Task to carry out:
Output exactly, please, the lines of the records below from the one containing "Sulcetrol (elimination half-life" through the final line.

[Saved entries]
------------------------------------------------------------------------
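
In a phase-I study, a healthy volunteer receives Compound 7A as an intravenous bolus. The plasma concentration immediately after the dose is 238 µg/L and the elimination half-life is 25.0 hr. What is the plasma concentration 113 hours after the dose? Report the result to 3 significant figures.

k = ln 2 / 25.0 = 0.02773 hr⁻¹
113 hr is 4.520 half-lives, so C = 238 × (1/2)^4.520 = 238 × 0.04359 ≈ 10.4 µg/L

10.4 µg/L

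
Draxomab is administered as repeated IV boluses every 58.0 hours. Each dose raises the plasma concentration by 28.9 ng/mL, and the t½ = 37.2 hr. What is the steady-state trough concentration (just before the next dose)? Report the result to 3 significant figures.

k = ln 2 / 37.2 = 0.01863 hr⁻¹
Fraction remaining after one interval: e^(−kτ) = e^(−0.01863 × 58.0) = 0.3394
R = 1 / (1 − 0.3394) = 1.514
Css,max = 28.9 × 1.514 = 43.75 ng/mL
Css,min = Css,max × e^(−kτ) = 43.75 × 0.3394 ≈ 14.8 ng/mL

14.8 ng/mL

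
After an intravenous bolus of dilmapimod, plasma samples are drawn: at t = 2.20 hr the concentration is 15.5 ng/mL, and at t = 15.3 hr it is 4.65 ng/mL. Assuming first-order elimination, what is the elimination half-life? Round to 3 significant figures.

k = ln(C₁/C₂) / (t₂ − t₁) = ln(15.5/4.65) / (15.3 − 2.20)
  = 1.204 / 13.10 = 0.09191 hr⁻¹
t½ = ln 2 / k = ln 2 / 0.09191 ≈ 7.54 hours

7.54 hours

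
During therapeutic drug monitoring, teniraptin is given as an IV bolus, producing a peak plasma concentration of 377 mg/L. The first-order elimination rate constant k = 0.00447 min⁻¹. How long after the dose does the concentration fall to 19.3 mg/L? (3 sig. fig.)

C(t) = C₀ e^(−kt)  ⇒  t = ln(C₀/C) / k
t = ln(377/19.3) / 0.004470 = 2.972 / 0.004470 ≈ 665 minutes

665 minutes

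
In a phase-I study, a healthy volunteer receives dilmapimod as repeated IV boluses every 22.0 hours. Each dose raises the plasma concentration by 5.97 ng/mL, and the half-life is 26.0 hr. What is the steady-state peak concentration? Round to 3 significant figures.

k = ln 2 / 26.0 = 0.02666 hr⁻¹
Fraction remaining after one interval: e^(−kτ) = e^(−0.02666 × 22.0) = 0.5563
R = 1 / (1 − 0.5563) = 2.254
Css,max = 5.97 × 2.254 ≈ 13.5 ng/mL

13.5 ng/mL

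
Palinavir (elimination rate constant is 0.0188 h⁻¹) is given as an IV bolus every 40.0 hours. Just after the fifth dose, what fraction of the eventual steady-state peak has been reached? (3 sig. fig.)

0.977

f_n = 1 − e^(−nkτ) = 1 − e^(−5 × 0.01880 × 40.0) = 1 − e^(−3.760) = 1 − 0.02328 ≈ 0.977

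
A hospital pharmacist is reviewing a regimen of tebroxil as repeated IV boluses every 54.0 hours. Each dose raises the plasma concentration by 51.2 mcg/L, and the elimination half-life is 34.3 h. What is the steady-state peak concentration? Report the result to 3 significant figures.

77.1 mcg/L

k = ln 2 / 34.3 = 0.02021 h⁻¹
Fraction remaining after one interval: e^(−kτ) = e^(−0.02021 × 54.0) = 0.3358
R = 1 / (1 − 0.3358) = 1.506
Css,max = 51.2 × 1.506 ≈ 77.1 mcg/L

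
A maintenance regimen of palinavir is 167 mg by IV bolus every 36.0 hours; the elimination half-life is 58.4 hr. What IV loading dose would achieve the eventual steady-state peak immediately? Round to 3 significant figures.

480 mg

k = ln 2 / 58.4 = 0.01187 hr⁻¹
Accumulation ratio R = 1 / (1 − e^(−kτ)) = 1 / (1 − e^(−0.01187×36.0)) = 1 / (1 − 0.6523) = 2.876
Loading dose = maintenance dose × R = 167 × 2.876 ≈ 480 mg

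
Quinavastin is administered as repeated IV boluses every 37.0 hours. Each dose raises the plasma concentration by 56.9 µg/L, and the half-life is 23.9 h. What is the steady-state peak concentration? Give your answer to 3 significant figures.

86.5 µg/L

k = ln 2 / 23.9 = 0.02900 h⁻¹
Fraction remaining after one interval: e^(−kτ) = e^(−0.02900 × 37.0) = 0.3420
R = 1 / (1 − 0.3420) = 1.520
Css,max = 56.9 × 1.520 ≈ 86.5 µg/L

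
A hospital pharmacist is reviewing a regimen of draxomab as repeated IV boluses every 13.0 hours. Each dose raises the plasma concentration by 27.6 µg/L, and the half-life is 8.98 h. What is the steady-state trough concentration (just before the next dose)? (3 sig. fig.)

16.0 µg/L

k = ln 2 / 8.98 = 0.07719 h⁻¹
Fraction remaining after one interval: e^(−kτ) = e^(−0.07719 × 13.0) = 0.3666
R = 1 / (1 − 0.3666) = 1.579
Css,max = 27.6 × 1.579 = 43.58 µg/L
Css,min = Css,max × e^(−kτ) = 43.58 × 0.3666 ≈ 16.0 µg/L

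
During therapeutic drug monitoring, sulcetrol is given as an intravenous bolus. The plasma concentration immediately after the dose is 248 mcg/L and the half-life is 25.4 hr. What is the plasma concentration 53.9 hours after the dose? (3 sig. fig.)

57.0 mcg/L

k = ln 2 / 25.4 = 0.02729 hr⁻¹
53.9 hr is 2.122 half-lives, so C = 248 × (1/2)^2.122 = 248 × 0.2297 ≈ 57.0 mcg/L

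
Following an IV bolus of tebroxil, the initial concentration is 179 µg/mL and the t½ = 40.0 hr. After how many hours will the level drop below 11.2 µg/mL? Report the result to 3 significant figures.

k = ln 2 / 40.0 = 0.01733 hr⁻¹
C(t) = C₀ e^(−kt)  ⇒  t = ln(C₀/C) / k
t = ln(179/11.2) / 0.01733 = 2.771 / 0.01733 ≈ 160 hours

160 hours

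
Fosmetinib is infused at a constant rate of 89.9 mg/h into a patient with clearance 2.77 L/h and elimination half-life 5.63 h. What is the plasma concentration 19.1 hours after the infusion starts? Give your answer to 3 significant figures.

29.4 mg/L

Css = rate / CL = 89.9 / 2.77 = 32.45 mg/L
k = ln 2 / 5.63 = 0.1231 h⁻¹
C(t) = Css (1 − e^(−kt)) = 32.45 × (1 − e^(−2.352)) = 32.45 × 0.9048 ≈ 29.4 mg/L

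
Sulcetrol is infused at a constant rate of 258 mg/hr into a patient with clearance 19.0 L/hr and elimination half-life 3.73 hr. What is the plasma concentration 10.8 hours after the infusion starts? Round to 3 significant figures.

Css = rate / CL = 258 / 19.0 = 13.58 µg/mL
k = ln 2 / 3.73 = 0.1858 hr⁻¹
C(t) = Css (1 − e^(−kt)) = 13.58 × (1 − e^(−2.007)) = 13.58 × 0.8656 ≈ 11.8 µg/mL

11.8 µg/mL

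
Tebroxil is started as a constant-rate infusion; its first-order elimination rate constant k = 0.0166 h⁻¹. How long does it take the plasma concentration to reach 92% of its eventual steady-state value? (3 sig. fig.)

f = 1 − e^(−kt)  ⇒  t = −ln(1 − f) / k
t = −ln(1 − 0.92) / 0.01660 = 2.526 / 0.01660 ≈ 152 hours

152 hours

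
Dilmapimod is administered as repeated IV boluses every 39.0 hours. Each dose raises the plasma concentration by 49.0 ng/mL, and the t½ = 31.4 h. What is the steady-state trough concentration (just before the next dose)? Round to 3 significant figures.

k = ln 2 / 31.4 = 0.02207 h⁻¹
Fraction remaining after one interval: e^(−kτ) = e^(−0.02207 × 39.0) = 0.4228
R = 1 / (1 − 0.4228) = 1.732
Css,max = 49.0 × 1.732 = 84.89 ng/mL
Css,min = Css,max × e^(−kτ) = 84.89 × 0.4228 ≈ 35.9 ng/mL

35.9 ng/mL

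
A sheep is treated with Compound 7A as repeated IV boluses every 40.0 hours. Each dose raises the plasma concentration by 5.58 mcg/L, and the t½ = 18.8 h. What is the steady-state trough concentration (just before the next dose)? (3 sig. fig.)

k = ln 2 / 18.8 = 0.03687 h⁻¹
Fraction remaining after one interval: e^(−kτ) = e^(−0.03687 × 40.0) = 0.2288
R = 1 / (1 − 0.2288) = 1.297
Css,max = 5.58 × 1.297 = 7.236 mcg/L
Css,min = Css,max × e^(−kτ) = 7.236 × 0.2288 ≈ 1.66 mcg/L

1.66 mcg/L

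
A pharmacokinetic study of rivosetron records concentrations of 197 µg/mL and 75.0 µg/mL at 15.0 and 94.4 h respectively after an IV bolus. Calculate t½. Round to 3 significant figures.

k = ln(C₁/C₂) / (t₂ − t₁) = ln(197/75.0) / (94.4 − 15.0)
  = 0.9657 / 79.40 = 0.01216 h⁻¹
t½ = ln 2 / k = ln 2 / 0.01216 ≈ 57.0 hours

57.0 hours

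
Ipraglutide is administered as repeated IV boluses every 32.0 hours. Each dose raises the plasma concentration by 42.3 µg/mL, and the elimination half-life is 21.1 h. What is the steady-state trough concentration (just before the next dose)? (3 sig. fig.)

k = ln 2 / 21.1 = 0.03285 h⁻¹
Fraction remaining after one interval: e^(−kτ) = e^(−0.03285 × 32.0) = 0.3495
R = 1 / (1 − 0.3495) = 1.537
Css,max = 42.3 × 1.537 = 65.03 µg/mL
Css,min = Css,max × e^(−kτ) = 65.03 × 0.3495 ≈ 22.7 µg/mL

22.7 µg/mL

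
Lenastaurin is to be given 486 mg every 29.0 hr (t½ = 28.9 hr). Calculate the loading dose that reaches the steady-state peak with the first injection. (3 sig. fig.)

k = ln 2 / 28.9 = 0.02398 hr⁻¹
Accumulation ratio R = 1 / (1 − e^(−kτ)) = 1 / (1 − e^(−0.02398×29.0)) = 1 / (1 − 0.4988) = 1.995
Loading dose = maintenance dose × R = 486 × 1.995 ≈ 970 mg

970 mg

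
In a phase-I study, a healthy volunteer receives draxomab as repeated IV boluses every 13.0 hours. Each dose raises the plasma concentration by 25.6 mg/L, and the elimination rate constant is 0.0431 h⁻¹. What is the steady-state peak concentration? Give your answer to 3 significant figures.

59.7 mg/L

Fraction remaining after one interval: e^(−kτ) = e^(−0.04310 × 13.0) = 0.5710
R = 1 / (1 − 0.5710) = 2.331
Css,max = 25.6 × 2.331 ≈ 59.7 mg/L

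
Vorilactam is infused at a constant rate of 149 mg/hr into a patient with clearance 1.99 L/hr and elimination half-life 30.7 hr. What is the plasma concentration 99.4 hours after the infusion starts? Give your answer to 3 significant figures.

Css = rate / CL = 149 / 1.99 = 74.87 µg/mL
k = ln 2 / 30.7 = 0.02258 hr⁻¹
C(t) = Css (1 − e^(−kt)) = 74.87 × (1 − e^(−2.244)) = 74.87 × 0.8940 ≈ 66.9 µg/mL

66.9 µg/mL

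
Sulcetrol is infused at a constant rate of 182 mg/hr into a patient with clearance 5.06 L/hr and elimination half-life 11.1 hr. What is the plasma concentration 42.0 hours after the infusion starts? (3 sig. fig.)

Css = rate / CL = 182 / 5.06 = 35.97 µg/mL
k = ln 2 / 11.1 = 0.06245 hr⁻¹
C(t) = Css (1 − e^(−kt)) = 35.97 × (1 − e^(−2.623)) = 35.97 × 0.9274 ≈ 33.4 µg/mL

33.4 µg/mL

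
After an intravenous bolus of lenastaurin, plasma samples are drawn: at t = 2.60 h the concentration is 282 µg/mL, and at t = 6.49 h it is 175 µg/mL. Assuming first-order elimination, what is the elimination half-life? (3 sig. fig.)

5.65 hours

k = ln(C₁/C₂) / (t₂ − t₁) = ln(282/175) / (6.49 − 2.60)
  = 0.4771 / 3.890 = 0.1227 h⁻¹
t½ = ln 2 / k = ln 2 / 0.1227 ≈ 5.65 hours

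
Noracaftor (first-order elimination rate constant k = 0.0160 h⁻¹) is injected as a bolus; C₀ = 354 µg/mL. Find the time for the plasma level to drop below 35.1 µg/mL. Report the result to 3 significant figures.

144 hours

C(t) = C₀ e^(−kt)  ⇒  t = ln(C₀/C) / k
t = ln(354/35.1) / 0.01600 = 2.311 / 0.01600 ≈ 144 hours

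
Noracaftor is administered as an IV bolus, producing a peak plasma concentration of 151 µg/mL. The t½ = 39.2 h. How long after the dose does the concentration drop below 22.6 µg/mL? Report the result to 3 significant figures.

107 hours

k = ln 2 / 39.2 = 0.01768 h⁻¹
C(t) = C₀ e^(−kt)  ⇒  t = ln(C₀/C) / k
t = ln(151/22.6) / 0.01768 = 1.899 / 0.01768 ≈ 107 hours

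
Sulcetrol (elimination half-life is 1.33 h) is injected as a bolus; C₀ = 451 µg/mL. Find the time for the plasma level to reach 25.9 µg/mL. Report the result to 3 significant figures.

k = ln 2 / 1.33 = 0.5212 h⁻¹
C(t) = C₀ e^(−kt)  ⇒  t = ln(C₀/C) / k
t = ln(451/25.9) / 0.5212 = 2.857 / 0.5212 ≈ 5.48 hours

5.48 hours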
------------------------------------------------------------------------
Exercise response:
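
Sulcetrol (elimination half-life is 1.33 h) is injected as a bolus; C₀ = 451 µg/mL. Find the time for the plasma level to reach 25.9 µg/mL. Report the result to 3 significant figures.

k = ln 2 / 1.33 = 0.5212 h⁻¹
C(t) = C₀ e^(−kt)  ⇒  t = ln(C₀/C) / k
t = ln(451/25.9) / 0.5212 = 2.857 / 0.5212 ≈ 5.48 hours

5.48 hours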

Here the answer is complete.